- WORKING DATA
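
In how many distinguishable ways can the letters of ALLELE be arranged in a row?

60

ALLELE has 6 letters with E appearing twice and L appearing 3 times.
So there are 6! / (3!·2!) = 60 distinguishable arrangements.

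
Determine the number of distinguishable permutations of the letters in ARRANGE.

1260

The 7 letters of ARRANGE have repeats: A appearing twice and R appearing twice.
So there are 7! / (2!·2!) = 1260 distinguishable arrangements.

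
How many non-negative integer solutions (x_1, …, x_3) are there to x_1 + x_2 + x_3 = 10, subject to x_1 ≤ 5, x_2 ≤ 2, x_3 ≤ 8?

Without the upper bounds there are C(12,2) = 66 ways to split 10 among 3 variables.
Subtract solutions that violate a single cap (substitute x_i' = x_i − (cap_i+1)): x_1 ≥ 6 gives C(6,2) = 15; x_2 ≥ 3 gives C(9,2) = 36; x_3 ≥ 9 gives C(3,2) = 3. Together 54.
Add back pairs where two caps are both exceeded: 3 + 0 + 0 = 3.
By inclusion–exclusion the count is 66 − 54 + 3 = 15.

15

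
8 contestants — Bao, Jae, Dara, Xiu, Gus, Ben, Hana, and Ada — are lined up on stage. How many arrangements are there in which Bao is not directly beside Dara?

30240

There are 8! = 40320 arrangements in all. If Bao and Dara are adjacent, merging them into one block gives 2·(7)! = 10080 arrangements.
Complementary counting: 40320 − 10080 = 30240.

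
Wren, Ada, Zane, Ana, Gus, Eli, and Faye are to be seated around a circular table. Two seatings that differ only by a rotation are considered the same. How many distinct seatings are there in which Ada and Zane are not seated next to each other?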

- TASK REQUIREMENTS
Reproduce every entry above without a single alteration.

- RESULT OF THIS EXERCISE
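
In how many distinguishable ways can the letters of ALLELE be arranged in a row?

60

ALLELE has 6 letters with E appearing twice and L appearing 3 times.
So there are 6! / (3!·2!) = 60 distinguishable arrangements.

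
Determine the number of distinguishable permutations of the letters in ARRANGE.

1260

The 7 letters of ARRANGE have repeats: A appearing twice and R appearing twice.
So there are 7! / (2!·2!) = 1260 distinguishable arrangements.

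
How many non-negative integer solutions (x_1, …, x_3) are there to x_1 + x_2 + x_3 = 10, subject to x_1 ≤ 5, x_2 ≤ 2, x_3 ≤ 8?

Without the upper bounds there are C(12,2) = 66 ways to split 10 among 3 variables.
Subtract solutions that violate a single cap (substitute x_i' = x_i − (cap_i+1)): x_1 ≥ 6 gives C(6,2) = 15; x_2 ≥ 3 gives C(9,2) = 36; x_3 ≥ 9 gives C(3,2) = 3. Together 54.
Add back pairs where two caps are both exceeded: 3 + 0 + 0 = 3.
By inclusion–exclusion the count is 66 − 54 + 3 = 15.

15

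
8 contestants — Bao, Jae, Dara, Xiu, Gus, Ben, Hana, and Ada — are lined up on stage. How many arrangements are there in which Bao is not directly beside Dara?

30240

There are 8! = 40320 arrangements in all. If Bao and Dara are adjacent, merging them into one block gives 2·(7)! = 10080 arrangements.
Complementary counting: 40320 − 10080 = 30240.

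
Wren, Ada, Zane, Ana, Gus, Eli, and Faye are to be seated around a circular table. Two seatings that differ only by a rotation are considered the same. How many distinct seatings are there in which Ada and Zane are not seated next to each other?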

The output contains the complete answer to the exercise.